# Material for the task:
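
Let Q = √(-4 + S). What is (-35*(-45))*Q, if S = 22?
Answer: 4725*√2 ≈ 6682.2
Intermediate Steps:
Q = 3*√2 (Q = √(-4 + 22) = √18 = 3*√2 ≈ 4.2426)
(-35*(-45))*Q = (-35*(-45))*(3*√2) = 1575*(3*√2) = 4725*√2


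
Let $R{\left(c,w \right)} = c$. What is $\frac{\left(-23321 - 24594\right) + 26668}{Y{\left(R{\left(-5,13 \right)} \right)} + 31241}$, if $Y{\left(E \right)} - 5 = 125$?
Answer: $- \frac{21247}{31371} \approx -0.67728$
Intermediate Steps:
$Y{\left(E \right)} = 130$ ($Y{\left(E \right)} = 5 + 125 = 130$)
$\frac{\left(-23321 - 24594\right) + 26668}{Y{\left(R{\left(-5,13 \right)} \right)} + 31241} = \frac{\left(-23321 - 24594\right) + 26668}{130 + 31241} = \frac{\left(-23321 - 24594\right) + 26668}{31371} = \left(-47915 + 26668\right) \frac{1}{31371} = \left(-21247\right) \frac{1}{31371} = - \frac{21247}{31371}$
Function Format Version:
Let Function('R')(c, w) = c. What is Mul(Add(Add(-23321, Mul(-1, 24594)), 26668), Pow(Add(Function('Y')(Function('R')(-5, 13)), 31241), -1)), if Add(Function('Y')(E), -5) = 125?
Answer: Rational(-21247, 31371) ≈ -0.67728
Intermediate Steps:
Function('Y')(E) = 130 (Function('Y')(E) = Add(5, 125) = 130)
Mul(Add(Add(-23321, Mul(-1, 24594)), 26668), Pow(Add(Function('Y')(Function('R')(-5, 13)), 31241), -1)) = Mul(Add(Add(-23321, Mul(-1, 24594)), 26668), Pow(Add(130, 31241), -1)) = Mul(Add(Add(-23321, -24594), 26668), Pow(31371, -1)) = Mul(Add(-47915, 26668), Rational(1, 31371)) = Mul(-21247, Rational(1, 31371)) = Rational(-21247, 31371)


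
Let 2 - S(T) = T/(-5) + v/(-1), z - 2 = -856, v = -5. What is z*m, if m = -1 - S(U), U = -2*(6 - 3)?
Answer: -13664/5 ≈ -2732.8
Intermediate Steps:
z = -854 (z = 2 - 856 = -854)
U = -6 (U = -2*3 = -6)
S(T) = -3 + T/5 (S(T) = 2 - (T/(-5) - 5/(-1)) = 2 - (T*(-1/5) - 5*(-1)) = 2 - (-T/5 + 5) = 2 - (5 - T/5) = 2 + (-5 + T/5) = -3 + T/5)
m = 16/5 (m = -1 - (-3 + (1/5)*(-6)) = -1 - (-3 - 6/5) = -1 - 1*(-21/5) = -1 + 21/5 = 16/5 ≈ 3.2000)
z*m = -854*16/5 = -13664/5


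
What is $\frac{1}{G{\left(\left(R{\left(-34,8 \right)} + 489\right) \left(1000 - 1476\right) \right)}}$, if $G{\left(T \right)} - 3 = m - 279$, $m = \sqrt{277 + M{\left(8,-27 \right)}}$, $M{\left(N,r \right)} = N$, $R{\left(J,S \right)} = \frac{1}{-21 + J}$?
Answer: $- \frac{92}{25297} - \frac{\sqrt{285}}{75891} \approx -0.0038592$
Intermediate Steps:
$m = \sqrt{285}$ ($m = \sqrt{277 + 8} = \sqrt{285} \approx 16.882$)
$G{\left(T \right)} = -276 + \sqrt{285}$ ($G{\left(T \right)} = 3 + \left(\sqrt{285} - 279\right) = 3 - \left(279 - \sqrt{285}\right) = -276 + \sqrt{285}$)
$\frac{1}{G{\left(\left(R{\left(-34,8 \right)} + 489\right) \left(1000 - 1476\right) \right)}} = \frac{1}{-276 + \sqrt{285}}$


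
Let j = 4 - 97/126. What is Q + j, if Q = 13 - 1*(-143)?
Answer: 20063/126 ≈ 159.23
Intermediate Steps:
Q = 156 (Q = 13 + 143 = 156)
j = 407/126 (j = 4 - 97*1/126 = 4 - 97/126 = 407/126 ≈ 3.2302)
Q + j = 156 + 407/126 = 20063/126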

# Task to complete:
Nothing in the records should differ from the original when you retype them.

# Final answer:
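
Let Q = √(-4 + S). What is (-35*(-45))*Q, if S = 22?
Answer: 4725*√2 ≈ 6682.2
Intermediate Steps:
Q = 3*√2 (Q = √(-4 + 22) = √18 = 3*√2 ≈ 4.2426)
(-35*(-45))*Q = (-35*(-45))*(3*√2) = 1575*(3*√2) = 4725*√2


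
Let $R{\left(c,w \right)} = c$. What is $\frac{\left(-23321 - 24594\right) + 26668}{Y{\left(R{\left(-5,13 \right)} \right)} + 31241}$, if $Y{\left(E \right)} - 5 = 125$?
Answer: $- \frac{21247}{31371} \approx -0.67728$
Intermediate Steps:
$Y{\left(E \right)} = 130$ ($Y{\left(E \right)} = 5 + 125 = 130$)
$\frac{\left(-23321 - 24594\right) + 26668}{Y{\left(R{\left(-5,13 \right)} \right)} + 31241} = \frac{\left(-23321 - 24594\right) + 26668}{130 + 31241} = \frac{\left(-23321 - 24594\right) + 26668}{31371} = \left(-47915 + 26668\right) \frac{1}{31371} = \left(-21247\right) \frac{1}{31371} = - \frac{21247}{31371}$
Function Format Version:
Let Function('R')(c, w) = c. What is Mul(Add(Add(-23321, Mul(-1, 24594)), 26668), Pow(Add(Function('Y')(Function('R')(-5, 13)), 31241), -1)), if Add(Function('Y')(E), -5) = 125?
Answer: Rational(-21247, 31371) ≈ -0.67728
Intermediate Steps:
Function('Y')(E) = 130 (Function('Y')(E) = Add(5, 125) = 130)
Mul(Add(Add(-23321, Mul(-1, 24594)), 26668), Pow(Add(Function('Y')(Function('R')(-5, 13)), 31241), -1)) = Mul(Add(Add(-23321, Mul(-1, 24594)), 26668), Pow(Add(130, 31241), -1)) = Mul(Add(Add(-23321, -24594), 26668), Pow(31371, -1)) = Mul(Add(-47915, 26668), Rational(1, 31371)) = Mul(-21247, Rational(1, 31371)) = Rational(-21247, 31371)


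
Let 2 - S(T) = T/(-5) + v/(-1), z - 2 = -856, v = -5. What is z*m, if m = -1 - S(U), U = -2*(6 - 3)?
Answer: -13664/5 ≈ -2732.8
Intermediate Steps:
z = -854 (z = 2 - 856 = -854)
U = -6 (U = -2*3 = -6)
S(T) = -3 + T/5 (S(T) = 2 - (T/(-5) - 5/(-1)) = 2 - (T*(-1/5) - 5*(-1)) = 2 - (-T/5 + 5) = 2 - (5 - T/5) = 2 + (-5 + T/5) = -3 + T/5)
m = 16/5 (m = -1 - (-3 + (1/5)*(-6)) = -1 - (-3 - 6/5) = -1 - 1*(-21/5) = -1 + 21/5 = 16/5 ≈ 3.2000)
z*m = -854*16/5 = -13664/5


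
What is $\frac{1}{G{\left(\left(R{\left(-34,8 \right)} + 489\right) \left(1000 - 1476\right) \right)}}$, if $G{\left(T \right)} - 3 = m - 279$, $m = \sqrt{277 + M{\left(8,-27 \right)}}$, $M{\left(N,r \right)} = N$, $R{\left(J,S \right)} = \frac{1}{-21 + J}$?
Answer: $- \frac{92}{25297} - \frac{\sqrt{285}}{75891} \approx -0.0038592$
Intermediate Steps:
$m = \sqrt{285}$ ($m = \sqrt{277 + 8} = \sqrt{285} \approx 16.882$)
$G{\left(T \right)} = -276 + \sqrt{285}$ ($G{\left(T \right)} = 3 + \left(\sqrt{285} - 279\right) = 3 - \left(279 - \sqrt{285}\right) = -276 + \sqrt{285}$)
$\frac{1}{G{\left(\left(R{\left(-34,8 \right)} + 489\right) \left(1000 - 1476\right) \right)}} = \frac{1}{-276 + \sqrt{285}}$


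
Let j = 4 - 97/126. What is Q + j, if Q = 13 - 1*(-143)?
Answer: 20063/126 ≈ 159.23
Intermediate Steps:
Q = 156 (Q = 13 + 143 = 156)
j = 407/126 (j = 4 - 97*1/126 = 4 - 97/126 = 407/126 ≈ 3.2302)
Q + j = 156 + 407/126 = 20063/126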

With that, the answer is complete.